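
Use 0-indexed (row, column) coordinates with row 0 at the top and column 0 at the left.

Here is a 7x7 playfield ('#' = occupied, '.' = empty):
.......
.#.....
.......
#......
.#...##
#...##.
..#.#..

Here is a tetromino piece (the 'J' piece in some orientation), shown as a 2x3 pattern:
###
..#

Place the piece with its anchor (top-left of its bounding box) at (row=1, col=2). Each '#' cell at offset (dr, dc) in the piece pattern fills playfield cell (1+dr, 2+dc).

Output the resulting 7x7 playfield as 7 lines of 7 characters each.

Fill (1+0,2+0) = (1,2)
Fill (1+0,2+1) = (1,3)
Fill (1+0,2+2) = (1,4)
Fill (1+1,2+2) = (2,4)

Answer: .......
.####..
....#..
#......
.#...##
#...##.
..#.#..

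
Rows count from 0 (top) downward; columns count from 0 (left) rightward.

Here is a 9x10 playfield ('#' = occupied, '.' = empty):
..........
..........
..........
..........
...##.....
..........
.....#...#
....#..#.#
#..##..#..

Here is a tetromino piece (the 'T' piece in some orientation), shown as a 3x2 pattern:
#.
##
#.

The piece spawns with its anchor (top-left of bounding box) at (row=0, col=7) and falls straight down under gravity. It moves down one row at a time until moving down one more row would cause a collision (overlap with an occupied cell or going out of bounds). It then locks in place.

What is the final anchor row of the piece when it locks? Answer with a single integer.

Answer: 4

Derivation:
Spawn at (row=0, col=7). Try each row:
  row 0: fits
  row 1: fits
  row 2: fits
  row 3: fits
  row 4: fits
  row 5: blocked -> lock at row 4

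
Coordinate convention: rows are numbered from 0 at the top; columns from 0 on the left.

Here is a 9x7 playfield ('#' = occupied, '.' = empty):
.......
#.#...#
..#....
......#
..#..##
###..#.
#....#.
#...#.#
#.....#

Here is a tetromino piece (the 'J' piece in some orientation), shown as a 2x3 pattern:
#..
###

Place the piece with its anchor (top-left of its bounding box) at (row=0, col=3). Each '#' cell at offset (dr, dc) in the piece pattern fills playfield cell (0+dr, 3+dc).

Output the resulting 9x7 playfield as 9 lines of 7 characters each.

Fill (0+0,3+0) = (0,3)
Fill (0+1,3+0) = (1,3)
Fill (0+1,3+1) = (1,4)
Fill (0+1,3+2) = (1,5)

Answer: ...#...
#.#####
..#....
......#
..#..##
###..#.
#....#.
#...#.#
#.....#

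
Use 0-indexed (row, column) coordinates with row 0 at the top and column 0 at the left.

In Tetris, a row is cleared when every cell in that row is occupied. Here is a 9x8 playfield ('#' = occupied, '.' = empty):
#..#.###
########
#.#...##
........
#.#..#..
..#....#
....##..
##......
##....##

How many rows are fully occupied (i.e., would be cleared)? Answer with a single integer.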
# # # # #
EXERCISE:
Print every entry exactly.

SOLUTION BELOW:
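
Use 0-indexed (row, column) coordinates with row 0 at the top and column 0 at the left.

Here is a 7x7 playfield ('#' = occupied, '.' = empty):
.......
.#.....
.......
#......
.#...##
#...##.
..#.#..

Here is a tetromino piece (the 'J' piece in some orientation), shown as a 2x3 pattern:
###
..#

Place the piece with its anchor (top-left of its bounding box) at (row=1, col=2). Each '#' cell at offset (dr, dc) in the piece pattern fills playfield cell (1+dr, 2+dc).

Output the resulting 7x7 playfield as 7 lines of 7 characters each.

Fill (1+0,2+0) = (1,2)
Fill (1+0,2+1) = (1,3)
Fill (1+0,2+2) = (1,4)
Fill (1+1,2+2) = (2,4)

Answer: .......
.####..
....#..
#......
.#...##
#...##.
..#.#..

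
Rows count from 0 (top) downward; columns count from 0 (left) rightward.

Here is a 9x10 playfield ('#' = occupied, '.' = empty):
..........
..........
..........
..........
...##.....
..........
.....#...#
....#..#.#
#..##..#..

Here is a tetromino piece (the 'T' piece in some orientation), shown as a 3x2 pattern:
#.
##
#.

The piece spawns with its anchor (top-left of bounding box) at (row=0, col=7) and falls straight down under gravity. It moves down one row at a time until moving down one more row would cause a collision (overlap with an occupied cell or going out of bounds). It then locks in place.

What is the final anchor row of the piece when it locks? Answer with a single integer.

Answer: 4

Derivation:
Spawn at (row=0, col=7). Try each row:
  row 0: fits
  row 1: fits
  row 2: fits
  row 3: fits
  row 4: fits
  row 5: blocked -> lock at row 4

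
Coordinate convention: rows are numbered from 0 at the top; columns from 0 on the left.

Here is a 9x7 playfield ('#' = occupied, '.' = empty):
.......
#.#...#
..#....
......#
..#..##
###..#.
#....#.
#...#.#
#.....#

Here is a tetromino piece (the 'J' piece in some orientation), shown as a 2x3 pattern:
#..
###

Place the piece with its anchor (top-left of its bounding box) at (row=0, col=3). Each '#' cell at offset (dr, dc) in the piece pattern fills playfield cell (0+dr, 3+dc).

Output the resulting 9x7 playfield as 9 lines of 7 characters each.

Fill (0+0,3+0) = (0,3)
Fill (0+1,3+0) = (1,3)
Fill (0+1,3+1) = (1,4)
Fill (0+1,3+2) = (1,5)

Answer: ...#...
#.#####
..#....
......#
..#..##
###..#.
#....#.
#...#.#
#.....#

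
Use 0-indexed (row, column) coordinates with row 0 at the top and column 0 at the left.

In Tetris, a row is cleared when every cell in that row is occupied. Here is a 9x8 playfield ('#' = occupied, '.' = empty):
#..#.###
########
#.#...##
........
#.#..#..
..#....#
....##..
##......
##....##

How many rows are fully occupied (i.e., would be cleared)? Answer with a single integer.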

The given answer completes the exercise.